┌────────

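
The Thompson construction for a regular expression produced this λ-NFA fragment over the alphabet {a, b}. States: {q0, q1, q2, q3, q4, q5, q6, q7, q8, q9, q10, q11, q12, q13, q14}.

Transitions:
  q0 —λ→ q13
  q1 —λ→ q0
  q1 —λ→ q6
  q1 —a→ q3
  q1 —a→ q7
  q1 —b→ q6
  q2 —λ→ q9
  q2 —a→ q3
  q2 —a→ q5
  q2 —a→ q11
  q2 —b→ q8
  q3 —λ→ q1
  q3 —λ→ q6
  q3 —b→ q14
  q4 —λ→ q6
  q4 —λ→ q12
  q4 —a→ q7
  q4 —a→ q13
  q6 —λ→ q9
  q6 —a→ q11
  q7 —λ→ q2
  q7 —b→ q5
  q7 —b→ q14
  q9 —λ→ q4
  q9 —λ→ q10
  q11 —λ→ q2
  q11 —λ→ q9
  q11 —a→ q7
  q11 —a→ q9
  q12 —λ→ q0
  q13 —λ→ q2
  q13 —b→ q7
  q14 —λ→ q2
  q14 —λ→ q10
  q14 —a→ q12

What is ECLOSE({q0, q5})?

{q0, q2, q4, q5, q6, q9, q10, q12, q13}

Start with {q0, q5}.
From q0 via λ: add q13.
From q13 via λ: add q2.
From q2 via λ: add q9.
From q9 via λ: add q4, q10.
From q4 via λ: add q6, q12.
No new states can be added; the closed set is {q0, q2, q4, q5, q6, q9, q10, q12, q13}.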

└────────
┌────────

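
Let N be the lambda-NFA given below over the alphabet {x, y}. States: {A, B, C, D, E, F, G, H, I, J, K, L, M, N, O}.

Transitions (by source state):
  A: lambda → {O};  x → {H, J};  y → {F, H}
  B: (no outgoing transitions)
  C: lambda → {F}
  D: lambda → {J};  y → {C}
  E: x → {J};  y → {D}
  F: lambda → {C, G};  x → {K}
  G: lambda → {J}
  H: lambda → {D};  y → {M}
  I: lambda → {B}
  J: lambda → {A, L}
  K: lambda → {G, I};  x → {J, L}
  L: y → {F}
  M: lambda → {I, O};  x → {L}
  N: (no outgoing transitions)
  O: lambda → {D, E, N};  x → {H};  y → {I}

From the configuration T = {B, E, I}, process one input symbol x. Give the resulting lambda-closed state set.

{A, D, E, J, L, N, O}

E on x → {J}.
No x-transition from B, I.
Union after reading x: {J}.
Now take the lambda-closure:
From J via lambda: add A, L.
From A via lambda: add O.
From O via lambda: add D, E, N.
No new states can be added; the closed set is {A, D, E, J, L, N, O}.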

└────────

TASK ITEM — Using the entries, count how many lines contain the string "outgoing". Write only the number.

ANSWER SECTION — 2